§ **Exercise**: Every entry must be duplicated precisely as written.

§ **Records for the exercise**:
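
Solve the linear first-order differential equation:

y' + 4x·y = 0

Using integrating factor method:

General solution: y = Ce^(-2x^2)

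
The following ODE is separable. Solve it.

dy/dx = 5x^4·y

Separating variables and integrating:
ln|y| = x^5 + C

General solution: y = Ce^(x^5)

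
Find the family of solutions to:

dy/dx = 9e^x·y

Separating variables and integrating:
ln|y| = 9e^x + C

General solution: y = Ce^(9e^x)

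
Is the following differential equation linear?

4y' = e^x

Yes. Linear (y and its derivatives appear to the first power only, no products of y terms)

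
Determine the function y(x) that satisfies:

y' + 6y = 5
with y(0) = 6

General solution: y = 5/6 + Ce^(-6x)
Applying y(0) = 6: C = 6 - 5/6 = 31/6
Particular solution: y = 5/6 + (31/6)e^(-6x)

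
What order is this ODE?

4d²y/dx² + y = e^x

The order is 2 (highest derivative is of order 2).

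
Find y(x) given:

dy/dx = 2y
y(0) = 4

General solution: y = Ce^(2x)
Applying IC y(0) = 4:
Particular solution: y = 4e^(2x)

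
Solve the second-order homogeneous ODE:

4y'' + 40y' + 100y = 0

Characteristic equation: 4r² + 40r + 100 = 0
Divide by 4: r² + 10r + 25 = 0
Factored: (r + 5)² = 0
Repeated root: r = -5
General solution: y = (C₁ + C₂x)e^(-5x)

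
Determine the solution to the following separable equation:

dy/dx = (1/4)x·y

Separating variables and integrating:
ln|y| = x^2/8 + C

General solution: y = Ce^(x^2/8)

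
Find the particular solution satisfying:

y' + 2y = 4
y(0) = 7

General solution: y = 2 + Ce^(-2x)
Applying y(0) = 7: C = 7 - 2 = 5
Particular solution: y = 2 + 5e^(-2x)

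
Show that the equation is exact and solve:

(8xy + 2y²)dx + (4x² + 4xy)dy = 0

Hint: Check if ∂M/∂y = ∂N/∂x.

Verify exactness: ∂M/∂y = ∂N/∂x ✓
Find F(x,y) such that ∂F/∂x = M, ∂F/∂y = N
Solution: 4x²y + 2xy² = C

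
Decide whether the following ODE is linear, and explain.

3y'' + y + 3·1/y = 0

Nonlinear (1/y term)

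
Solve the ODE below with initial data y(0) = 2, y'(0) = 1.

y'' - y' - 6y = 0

General solution: y = C₁e^(3x) + C₂e^(-2x)
Applying ICs: C₁ = 1, C₂ = 1
Particular solution: y = e^(3x) + e^(-2x)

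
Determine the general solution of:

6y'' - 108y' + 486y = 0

Characteristic equation: 6r² - 108r + 486 = 0
Divide by 6: r² - 18r + 81 = 0
Factored: (r - 9)² = 0
Repeated root: r = 9
General solution: y = (C₁ + C₂x)e^(9x)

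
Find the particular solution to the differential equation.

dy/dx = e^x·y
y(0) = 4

General solution: y = Ce^(e^x)
Applying IC y(0) = 4:
Particular solution: y = 4e^(e^x - 1)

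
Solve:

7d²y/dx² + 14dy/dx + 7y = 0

Characteristic equation: 7r² + 14r + 7 = 0
Divide by 7: r² + 2r + 1 = 0
Factored: (r + 1)² = 0
Repeated root: r = -1
General solution: y = (C₁ + C₂x)e^(-x)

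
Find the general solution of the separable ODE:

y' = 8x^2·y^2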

§ **Solution**:
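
Solve the linear first-order differential equation:

y' + 4x·y = 0

Using integrating factor method:

General solution: y = Ce^(-2x^2)

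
The following ODE is separable. Solve it.

dy/dx = 5x^4·y

Separating variables and integrating:
ln|y| = x^5 + C

General solution: y = Ce^(x^5)

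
Find the family of solutions to:

dy/dx = 9e^x·y

Separating variables and integrating:
ln|y| = 9e^x + C

General solution: y = Ce^(9e^x)

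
Is the following differential equation linear?

4y' = e^x

Yes. Linear (y and its derivatives appear to the first power only, no products of y terms)

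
Determine the function y(x) that satisfies:

y' + 6y = 5
with y(0) = 6

General solution: y = 5/6 + Ce^(-6x)
Applying y(0) = 6: C = 6 - 5/6 = 31/6
Particular solution: y = 5/6 + (31/6)e^(-6x)

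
What order is this ODE?

4d²y/dx² + y = e^x

The order is 2 (highest derivative is of order 2).

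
Find y(x) given:

dy/dx = 2y
y(0) = 4

General solution: y = Ce^(2x)
Applying IC y(0) = 4:
Particular solution: y = 4e^(2x)

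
Solve the second-order homogeneous ODE:

4y'' + 40y' + 100y = 0

Characteristic equation: 4r² + 40r + 100 = 0
Divide by 4: r² + 10r + 25 = 0
Factored: (r + 5)² = 0
Repeated root: r = -5
General solution: y = (C₁ + C₂x)e^(-5x)

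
Determine the solution to the following separable equation:

dy/dx = (1/4)x·y

Separating variables and integrating:
ln|y| = x^2/8 + C

General solution: y = Ce^(x^2/8)

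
Find the particular solution satisfying:

y' + 2y = 4
y(0) = 7

General solution: y = 2 + Ce^(-2x)
Applying y(0) = 7: C = 7 - 2 = 5
Particular solution: y = 2 + 5e^(-2x)

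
Show that the equation is exact and solve:

(8xy + 2y²)dx + (4x² + 4xy)dy = 0

Hint: Check if ∂M/∂y = ∂N/∂x.

Verify exactness: ∂M/∂y = ∂N/∂x ✓
Find F(x,y) such that ∂F/∂x = M, ∂F/∂y = N
Solution: 4x²y + 2xy² = C

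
Decide whether the following ODE is linear, and explain.

3y'' + y + 3·1/y = 0

Nonlinear (1/y term)

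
Solve the ODE below with initial data y(0) = 2, y'(0) = 1.

y'' - y' - 6y = 0

General solution: y = C₁e^(3x) + C₂e^(-2x)
Applying ICs: C₁ = 1, C₂ = 1
Particular solution: y = e^(3x) + e^(-2x)

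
Determine the general solution of:

6y'' - 108y' + 486y = 0

Characteristic equation: 6r² - 108r + 486 = 0
Divide by 6: r² - 18r + 81 = 0
Factored: (r - 9)² = 0
Repeated root: r = 9
General solution: y = (C₁ + C₂x)e^(9x)

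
Find the particular solution to the differential equation.

dy/dx = e^x·y
y(0) = 4

General solution: y = Ce^(e^x)
Applying IC y(0) = 4:
Particular solution: y = 4e^(e^x - 1)

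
Solve:

7d²y/dx² + 14dy/dx + 7y = 0

Characteristic equation: 7r² + 14r + 7 = 0
Divide by 7: r² + 2r + 1 = 0
Factored: (r + 1)² = 0
Repeated root: r = -1
General solution: y = (C₁ + C₂x)e^(-x)

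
Find the general solution of the separable ODE:

y' = 8x^2·y^2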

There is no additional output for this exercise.